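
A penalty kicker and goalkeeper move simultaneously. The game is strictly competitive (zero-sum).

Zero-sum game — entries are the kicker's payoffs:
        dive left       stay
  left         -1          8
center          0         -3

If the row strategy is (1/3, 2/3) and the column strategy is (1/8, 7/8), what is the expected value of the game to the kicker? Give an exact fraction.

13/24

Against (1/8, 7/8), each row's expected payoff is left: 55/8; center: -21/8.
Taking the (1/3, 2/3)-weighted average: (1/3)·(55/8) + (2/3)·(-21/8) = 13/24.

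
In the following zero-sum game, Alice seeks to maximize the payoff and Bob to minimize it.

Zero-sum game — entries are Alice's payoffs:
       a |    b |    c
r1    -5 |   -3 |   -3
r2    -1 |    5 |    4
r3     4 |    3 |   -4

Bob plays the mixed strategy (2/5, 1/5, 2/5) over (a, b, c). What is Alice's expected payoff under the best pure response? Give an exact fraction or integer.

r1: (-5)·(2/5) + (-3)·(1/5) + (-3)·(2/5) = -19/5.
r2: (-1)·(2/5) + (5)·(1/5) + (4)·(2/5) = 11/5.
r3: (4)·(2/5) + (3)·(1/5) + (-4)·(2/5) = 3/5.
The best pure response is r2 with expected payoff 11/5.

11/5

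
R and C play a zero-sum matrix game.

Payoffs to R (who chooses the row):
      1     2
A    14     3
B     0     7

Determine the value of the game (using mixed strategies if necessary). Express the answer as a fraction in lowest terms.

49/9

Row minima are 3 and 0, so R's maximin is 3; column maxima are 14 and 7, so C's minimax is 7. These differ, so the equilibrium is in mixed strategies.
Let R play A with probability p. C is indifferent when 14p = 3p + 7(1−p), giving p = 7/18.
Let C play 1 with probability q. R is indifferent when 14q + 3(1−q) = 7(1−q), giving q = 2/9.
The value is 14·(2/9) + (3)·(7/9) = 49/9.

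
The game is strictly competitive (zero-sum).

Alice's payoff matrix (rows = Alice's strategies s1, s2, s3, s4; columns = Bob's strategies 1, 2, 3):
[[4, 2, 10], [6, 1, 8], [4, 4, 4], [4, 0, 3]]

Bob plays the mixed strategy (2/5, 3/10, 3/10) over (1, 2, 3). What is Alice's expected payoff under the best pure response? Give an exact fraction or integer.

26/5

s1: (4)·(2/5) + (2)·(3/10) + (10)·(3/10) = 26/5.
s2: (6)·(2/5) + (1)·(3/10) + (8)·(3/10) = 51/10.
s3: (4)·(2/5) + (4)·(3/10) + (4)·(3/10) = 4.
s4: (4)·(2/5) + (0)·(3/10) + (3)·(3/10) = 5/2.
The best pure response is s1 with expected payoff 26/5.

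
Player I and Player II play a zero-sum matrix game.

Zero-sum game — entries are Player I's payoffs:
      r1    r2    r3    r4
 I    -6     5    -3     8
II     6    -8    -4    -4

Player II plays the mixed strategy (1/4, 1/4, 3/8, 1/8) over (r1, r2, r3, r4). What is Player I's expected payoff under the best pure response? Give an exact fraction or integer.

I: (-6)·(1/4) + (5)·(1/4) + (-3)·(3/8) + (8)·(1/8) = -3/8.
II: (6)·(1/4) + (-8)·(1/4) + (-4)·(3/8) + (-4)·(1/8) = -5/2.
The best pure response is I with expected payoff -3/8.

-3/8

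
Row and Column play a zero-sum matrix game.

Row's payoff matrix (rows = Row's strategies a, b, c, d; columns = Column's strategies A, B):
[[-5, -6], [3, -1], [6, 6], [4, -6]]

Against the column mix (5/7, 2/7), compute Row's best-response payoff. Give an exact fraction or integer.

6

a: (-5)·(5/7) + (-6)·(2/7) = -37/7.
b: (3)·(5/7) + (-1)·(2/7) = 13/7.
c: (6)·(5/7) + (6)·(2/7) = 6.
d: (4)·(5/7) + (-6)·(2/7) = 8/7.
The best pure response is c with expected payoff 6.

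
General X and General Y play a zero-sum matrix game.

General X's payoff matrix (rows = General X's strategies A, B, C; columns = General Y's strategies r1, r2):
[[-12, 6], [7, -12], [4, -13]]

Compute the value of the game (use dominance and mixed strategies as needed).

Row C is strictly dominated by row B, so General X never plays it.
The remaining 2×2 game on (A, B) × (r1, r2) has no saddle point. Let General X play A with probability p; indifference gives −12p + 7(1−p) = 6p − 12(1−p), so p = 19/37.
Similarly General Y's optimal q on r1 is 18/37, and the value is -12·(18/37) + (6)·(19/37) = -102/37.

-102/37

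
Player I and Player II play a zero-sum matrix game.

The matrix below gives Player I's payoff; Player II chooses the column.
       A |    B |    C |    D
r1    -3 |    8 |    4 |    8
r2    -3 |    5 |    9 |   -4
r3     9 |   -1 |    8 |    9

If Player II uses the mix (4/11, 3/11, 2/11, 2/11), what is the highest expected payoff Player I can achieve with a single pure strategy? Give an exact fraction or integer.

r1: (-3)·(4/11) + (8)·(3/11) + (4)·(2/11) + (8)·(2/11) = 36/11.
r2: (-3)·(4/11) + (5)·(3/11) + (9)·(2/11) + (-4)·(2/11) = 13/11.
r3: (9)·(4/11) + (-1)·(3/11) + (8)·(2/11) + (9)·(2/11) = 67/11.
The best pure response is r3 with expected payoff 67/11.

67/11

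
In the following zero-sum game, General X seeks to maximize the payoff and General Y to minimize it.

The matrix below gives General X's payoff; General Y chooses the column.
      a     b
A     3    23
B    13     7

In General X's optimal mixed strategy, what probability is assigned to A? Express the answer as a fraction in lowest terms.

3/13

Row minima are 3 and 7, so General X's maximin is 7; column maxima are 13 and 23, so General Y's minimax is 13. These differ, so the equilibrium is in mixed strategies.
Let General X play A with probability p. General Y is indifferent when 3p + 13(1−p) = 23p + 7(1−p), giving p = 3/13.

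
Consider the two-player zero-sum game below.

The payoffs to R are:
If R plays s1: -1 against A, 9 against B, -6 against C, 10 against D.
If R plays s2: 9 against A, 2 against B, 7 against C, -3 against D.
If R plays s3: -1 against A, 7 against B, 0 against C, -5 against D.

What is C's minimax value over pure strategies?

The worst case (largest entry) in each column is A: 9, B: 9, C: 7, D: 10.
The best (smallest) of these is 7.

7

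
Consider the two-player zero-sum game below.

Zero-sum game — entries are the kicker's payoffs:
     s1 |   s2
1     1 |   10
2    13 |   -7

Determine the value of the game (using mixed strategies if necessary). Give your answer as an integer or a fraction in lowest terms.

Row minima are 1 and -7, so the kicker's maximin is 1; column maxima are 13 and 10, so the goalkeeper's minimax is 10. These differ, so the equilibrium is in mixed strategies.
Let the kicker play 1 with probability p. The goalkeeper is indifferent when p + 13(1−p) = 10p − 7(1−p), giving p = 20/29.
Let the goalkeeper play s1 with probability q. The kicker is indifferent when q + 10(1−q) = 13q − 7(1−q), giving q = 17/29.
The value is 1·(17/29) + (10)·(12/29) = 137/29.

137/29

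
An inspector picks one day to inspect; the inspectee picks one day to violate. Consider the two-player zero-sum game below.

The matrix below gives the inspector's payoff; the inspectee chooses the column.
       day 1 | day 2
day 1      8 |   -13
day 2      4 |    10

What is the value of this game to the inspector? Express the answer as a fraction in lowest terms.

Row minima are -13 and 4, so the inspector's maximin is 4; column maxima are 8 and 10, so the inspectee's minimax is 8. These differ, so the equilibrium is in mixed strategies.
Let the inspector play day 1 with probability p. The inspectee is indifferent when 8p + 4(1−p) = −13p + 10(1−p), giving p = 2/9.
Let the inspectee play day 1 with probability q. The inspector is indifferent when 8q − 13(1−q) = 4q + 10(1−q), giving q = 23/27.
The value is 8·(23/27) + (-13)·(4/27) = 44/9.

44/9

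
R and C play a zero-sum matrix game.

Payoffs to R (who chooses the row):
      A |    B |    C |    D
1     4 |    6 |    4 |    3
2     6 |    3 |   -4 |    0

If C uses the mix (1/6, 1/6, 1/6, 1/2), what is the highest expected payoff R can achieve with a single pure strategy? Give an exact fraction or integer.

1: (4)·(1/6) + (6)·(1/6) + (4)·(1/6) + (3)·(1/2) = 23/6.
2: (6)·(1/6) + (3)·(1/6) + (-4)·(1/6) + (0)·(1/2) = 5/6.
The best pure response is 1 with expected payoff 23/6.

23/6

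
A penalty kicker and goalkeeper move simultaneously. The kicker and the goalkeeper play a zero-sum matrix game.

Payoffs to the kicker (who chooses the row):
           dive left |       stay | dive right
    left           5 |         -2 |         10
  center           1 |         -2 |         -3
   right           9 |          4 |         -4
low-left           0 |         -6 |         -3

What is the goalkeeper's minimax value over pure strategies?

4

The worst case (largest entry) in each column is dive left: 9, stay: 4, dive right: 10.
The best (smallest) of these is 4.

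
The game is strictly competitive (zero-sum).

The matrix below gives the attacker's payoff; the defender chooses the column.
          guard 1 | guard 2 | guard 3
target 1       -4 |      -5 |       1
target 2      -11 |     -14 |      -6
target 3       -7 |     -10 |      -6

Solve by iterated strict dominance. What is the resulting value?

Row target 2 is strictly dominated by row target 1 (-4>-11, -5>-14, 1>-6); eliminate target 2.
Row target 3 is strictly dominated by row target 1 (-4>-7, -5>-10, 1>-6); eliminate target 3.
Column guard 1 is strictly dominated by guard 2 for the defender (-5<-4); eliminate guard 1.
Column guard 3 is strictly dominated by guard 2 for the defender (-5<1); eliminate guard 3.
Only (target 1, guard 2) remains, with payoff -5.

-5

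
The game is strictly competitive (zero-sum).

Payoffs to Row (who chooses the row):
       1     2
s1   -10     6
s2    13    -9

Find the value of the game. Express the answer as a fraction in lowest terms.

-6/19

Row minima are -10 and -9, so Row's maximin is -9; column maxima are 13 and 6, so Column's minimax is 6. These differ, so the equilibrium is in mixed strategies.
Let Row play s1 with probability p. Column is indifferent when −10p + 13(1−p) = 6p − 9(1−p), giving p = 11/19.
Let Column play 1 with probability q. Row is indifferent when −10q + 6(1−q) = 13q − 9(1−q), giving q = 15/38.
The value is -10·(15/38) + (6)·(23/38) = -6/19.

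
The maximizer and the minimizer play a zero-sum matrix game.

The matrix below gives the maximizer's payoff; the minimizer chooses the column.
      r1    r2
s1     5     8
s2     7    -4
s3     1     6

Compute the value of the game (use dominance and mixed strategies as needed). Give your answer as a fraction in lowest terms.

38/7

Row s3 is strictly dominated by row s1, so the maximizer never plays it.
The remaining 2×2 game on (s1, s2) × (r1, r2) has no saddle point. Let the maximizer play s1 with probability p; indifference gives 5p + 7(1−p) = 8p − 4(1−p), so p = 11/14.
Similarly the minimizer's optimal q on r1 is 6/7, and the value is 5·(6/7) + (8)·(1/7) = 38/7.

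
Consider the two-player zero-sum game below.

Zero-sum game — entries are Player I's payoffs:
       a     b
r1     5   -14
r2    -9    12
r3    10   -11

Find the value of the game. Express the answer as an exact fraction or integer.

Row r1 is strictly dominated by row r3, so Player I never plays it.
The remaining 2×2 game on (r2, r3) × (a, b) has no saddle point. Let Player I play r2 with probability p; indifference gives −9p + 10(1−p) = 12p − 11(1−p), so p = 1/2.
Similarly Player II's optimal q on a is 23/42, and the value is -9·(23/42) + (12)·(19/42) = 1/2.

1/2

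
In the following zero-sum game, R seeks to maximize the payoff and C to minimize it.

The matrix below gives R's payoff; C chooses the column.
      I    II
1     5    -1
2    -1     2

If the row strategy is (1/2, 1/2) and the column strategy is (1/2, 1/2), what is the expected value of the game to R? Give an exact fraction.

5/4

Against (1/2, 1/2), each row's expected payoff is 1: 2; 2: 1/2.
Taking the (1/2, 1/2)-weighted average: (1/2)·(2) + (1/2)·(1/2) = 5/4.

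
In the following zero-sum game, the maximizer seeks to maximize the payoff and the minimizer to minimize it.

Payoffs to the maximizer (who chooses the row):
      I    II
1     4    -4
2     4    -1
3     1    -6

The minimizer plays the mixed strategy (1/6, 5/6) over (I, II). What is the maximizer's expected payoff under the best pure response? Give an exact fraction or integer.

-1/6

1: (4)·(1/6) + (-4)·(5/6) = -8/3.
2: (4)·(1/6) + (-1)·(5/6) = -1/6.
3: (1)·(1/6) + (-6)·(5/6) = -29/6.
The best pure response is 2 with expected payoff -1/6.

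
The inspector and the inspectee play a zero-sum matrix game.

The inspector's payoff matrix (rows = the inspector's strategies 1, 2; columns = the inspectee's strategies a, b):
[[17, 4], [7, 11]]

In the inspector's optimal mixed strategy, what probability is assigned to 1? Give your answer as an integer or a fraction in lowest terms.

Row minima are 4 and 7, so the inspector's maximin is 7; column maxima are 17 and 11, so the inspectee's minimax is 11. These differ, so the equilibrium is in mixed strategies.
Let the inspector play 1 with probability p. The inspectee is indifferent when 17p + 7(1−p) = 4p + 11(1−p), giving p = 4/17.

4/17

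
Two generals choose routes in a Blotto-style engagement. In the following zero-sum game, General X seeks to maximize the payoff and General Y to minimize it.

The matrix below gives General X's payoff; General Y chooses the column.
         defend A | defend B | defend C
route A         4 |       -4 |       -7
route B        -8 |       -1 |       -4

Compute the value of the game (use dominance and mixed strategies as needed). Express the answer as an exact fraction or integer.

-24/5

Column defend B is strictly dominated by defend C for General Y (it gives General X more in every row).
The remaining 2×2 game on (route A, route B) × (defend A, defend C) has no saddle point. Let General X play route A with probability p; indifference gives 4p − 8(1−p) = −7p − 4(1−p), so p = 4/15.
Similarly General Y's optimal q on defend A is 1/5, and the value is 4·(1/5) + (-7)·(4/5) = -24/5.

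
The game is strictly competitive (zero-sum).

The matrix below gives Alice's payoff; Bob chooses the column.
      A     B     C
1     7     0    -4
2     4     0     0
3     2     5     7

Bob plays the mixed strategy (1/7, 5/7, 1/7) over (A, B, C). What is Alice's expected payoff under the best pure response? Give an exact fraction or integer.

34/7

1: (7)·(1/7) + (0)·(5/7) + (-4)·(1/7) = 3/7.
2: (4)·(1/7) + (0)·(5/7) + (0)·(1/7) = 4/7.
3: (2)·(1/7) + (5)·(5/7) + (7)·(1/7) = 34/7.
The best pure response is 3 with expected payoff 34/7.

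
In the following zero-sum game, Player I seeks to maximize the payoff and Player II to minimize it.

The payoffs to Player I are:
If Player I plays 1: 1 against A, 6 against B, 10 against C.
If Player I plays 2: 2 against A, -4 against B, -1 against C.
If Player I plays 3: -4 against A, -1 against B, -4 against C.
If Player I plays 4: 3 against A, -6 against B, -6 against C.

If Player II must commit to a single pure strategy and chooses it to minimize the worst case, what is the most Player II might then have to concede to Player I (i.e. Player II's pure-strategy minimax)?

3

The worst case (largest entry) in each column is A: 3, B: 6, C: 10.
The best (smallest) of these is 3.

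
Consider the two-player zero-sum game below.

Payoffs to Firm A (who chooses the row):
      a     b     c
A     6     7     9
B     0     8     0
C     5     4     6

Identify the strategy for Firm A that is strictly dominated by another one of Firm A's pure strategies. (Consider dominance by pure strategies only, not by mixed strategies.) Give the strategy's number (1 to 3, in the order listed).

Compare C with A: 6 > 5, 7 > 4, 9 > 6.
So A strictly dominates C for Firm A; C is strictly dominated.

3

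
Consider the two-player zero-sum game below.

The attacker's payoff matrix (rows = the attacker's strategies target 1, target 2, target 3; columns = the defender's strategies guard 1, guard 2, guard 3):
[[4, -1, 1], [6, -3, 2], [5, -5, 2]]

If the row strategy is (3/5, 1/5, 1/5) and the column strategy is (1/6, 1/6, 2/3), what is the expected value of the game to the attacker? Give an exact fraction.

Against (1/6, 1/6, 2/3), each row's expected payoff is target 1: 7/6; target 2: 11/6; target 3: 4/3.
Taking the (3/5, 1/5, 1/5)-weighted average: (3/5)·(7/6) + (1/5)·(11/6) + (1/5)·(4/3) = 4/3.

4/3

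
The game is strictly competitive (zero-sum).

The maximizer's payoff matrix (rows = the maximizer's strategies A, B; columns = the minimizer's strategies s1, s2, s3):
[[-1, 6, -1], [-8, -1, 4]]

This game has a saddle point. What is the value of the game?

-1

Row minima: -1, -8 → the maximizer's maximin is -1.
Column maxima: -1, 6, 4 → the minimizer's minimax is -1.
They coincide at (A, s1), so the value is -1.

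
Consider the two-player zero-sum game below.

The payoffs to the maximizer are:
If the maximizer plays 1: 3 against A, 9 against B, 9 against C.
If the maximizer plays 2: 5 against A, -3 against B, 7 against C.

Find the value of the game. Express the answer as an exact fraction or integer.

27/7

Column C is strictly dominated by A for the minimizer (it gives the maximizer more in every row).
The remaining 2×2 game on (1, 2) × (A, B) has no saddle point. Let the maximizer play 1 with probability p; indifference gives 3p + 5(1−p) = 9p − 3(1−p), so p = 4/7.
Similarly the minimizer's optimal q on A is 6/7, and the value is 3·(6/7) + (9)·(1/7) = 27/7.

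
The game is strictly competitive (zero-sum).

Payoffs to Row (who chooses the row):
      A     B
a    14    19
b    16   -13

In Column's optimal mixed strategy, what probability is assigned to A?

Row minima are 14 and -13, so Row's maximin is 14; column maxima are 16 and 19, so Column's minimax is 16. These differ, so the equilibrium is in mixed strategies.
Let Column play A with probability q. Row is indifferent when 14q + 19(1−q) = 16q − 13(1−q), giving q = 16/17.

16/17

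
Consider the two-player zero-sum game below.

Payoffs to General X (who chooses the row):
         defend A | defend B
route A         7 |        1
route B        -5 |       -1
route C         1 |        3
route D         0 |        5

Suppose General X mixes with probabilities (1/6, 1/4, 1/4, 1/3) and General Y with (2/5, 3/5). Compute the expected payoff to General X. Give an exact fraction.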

________________________

Pull every line with the string "rows" from the data above.

== SOLVED EXERCISE ==
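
Alice's payoff matrix (rows = Alice's strategies s1, s2, s3, s4; columns = Bob's strategies 1, 2, 3):
Row's payoff matrix (rows = Row's strategies a, b, c, d; columns = Column's strategies A, B):
General X's payoff matrix (rows = General X's strategies A, B, C; columns = General Y's strategies r1, r2):
The inspector's payoff matrix (rows = the inspector's strategies 1, 2; columns = the inspectee's strategies a, b):
The attacker's payoff matrix (rows = the attacker's strategies target 1, target 2, target 3; columns = the defender's strategies guard 1, guard 2, guard 3):
The maximizer's payoff matrix (rows = the maximizer's strategies A, B; columns = the minimizer's strategies s1, s2, s3):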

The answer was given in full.